**Directions:**
Below are some entries. Copy each line that holds the string "friction".

**Data for the task:**
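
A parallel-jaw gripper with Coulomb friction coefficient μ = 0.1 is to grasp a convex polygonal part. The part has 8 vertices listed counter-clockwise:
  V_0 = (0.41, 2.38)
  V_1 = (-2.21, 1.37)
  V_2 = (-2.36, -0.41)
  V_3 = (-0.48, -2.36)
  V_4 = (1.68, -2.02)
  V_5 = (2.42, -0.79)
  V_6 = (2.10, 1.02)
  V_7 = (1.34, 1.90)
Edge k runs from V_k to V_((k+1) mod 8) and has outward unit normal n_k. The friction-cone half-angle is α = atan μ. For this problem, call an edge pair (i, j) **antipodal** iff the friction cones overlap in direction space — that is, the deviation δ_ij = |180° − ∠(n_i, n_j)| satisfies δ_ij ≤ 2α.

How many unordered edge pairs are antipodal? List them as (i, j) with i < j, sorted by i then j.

count = 1; pairs: (2,6)

α = atan 0.1 = 5.71°;  2α = 11.42°
n_0 = (-0.3597, +0.9331)
n_1 = (-0.9965, +0.0840)
n_2 = (-0.7199, -0.6941)
n_3 = (+0.1555, -0.9878)
n_4 = (+0.8569, -0.5155)
n_5 = (+0.9847, +0.1741)
n_6 = (+0.7568, +0.6536)
n_7 = (+0.4586, +0.8886)
  (0,1): δ = 115.90°  ·
  (0,2): δ = 67.13°  ·
  (0,3): δ = 12.14°  ·
  (0,4): δ = 37.89°  ·
  (0,5): δ = 78.94°  ·
  (0,6): δ = 109.73°  ·
  (0,7): δ = 131.62°  ·
  (1,2): δ = 131.23°  ·
  (1,3): δ = 76.24°  ·
  (1,4): δ = 26.22°  ·
  (1,5): δ = 14.84°  ·
  (1,6): δ = 45.63°  ·
  (1,7): δ = 67.52°  ·
  (2,3): δ = 125.01°  ·
  (2,4): δ = 74.99°  ·
  (2,5): δ = 33.93°  ·
  (2,6): δ = 3.14°  ✓
  (2,7): δ = 18.75°  ·
  (3,4): δ = 129.98°  ·
  (3,5): δ = 88.92°  ·
  (3,6): δ = 58.13°  ·
  (3,7): δ = 36.24°  ·
  (4,5): δ = 138.94°  ·
  (4,6): δ = 108.15°  ·
  (4,7): δ = 86.27°  ·
  (5,6): δ = 149.21°  ·
  (5,7): δ = 127.33°  ·
  (6,7): δ = 158.11°  ·
antipodal pairs: 1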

**Exercise result:**
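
A parallel-jaw gripper with Coulomb friction coefficient μ = 0.1 is to grasp a convex polygonal part. The part has 8 vertices listed counter-clockwise:
Edge k runs from V_k to V_((k+1) mod 8) and has outward unit normal n_k. The friction-cone half-angle is α = atan μ. For this problem, call an edge pair (i, j) **antipodal** iff the friction cones overlap in direction space — that is, the deviation δ_ij = |180° − ∠(n_i, n_j)| satisfies δ_ij ≤ 2α.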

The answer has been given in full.